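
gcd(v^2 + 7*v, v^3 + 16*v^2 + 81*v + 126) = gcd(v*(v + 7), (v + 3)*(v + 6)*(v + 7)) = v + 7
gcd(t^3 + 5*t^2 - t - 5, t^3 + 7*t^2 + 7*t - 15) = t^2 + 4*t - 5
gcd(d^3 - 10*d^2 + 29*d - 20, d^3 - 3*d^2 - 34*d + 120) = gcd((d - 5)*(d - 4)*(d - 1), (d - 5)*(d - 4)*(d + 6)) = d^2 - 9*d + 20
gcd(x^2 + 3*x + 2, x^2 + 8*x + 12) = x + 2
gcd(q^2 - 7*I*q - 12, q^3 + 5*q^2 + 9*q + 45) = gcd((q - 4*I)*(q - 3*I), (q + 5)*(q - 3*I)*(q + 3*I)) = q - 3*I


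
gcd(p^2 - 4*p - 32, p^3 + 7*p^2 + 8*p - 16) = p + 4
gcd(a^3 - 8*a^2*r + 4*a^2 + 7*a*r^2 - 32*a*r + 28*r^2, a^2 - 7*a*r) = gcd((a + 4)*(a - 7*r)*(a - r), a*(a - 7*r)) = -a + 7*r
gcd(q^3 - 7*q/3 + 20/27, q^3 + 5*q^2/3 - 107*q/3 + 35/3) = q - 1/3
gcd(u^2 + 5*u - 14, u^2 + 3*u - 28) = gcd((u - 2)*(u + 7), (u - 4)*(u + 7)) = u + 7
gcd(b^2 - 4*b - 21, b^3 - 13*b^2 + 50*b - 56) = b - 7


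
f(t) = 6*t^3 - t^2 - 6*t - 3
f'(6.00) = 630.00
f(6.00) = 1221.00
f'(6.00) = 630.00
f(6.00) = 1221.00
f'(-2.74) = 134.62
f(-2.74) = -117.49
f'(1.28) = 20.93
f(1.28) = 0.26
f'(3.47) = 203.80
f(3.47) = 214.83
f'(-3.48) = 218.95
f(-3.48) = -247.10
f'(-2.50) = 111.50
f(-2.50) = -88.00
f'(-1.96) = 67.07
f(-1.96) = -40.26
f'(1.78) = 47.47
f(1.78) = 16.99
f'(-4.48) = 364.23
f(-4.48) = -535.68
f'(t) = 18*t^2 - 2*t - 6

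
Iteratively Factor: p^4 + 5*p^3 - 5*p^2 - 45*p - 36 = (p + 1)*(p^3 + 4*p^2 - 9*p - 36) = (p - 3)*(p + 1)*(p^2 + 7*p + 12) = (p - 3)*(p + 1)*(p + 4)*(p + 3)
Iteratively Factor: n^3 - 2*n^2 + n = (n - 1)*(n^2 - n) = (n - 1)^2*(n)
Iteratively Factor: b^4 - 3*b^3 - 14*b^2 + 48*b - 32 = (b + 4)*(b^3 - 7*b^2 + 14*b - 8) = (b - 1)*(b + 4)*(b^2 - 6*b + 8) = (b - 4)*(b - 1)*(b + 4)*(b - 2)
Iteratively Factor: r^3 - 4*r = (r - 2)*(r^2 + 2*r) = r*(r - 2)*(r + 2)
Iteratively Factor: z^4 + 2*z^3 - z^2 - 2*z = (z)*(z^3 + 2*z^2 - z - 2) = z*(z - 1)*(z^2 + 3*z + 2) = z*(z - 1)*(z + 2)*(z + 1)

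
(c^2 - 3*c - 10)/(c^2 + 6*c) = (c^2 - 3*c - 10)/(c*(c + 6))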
==
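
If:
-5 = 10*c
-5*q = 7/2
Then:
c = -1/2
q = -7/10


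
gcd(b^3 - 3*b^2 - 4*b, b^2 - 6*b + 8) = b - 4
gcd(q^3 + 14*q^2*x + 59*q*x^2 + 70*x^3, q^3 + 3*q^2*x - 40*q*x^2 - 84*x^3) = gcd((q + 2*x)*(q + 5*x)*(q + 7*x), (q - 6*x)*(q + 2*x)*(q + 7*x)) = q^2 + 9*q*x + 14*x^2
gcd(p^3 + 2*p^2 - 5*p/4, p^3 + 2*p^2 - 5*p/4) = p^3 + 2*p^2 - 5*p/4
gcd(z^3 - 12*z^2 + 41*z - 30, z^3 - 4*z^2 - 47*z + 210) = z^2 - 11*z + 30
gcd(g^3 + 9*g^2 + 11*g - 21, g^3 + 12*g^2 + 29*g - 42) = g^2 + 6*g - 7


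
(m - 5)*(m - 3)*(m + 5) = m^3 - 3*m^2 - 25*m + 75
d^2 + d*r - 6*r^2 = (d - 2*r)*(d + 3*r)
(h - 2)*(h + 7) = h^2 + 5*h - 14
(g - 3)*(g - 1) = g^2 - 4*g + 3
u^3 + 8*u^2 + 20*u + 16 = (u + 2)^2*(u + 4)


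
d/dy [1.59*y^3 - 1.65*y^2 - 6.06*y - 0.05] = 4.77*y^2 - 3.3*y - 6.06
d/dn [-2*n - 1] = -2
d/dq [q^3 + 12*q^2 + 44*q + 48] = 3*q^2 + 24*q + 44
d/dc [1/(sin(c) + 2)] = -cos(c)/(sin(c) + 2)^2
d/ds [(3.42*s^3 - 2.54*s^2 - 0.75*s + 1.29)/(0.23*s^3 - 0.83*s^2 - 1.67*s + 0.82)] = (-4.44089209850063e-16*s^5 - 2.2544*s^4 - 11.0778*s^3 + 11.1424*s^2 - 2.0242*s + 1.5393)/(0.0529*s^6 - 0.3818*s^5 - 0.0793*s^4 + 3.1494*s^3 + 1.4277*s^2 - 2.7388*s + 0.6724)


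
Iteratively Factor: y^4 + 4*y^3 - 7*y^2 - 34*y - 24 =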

■ YOUR OBJECTIVE:
Once you find the line with "f'(1.78) = 47.47" above, print it and every line after it up to and including the line with "Iteratively Factor: p^4", exactly as written and nothing else.

■ RESULT:
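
f'(1.78) = 47.47
f(1.78) = 16.99
f'(-4.48) = 364.23
f(-4.48) = -535.68
f'(t) = 18*t^2 - 2*t - 6

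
Iteratively Factor: p^4 + 5*p^3 - 5*p^2 - 45*p - 36 = (p + 1)*(p^3 + 4*p^2 - 9*p - 36) = (p - 3)*(p + 1)*(p^2 + 7*p + 12) = (p - 3)*(p + 1)*(p + 4)*(p + 3)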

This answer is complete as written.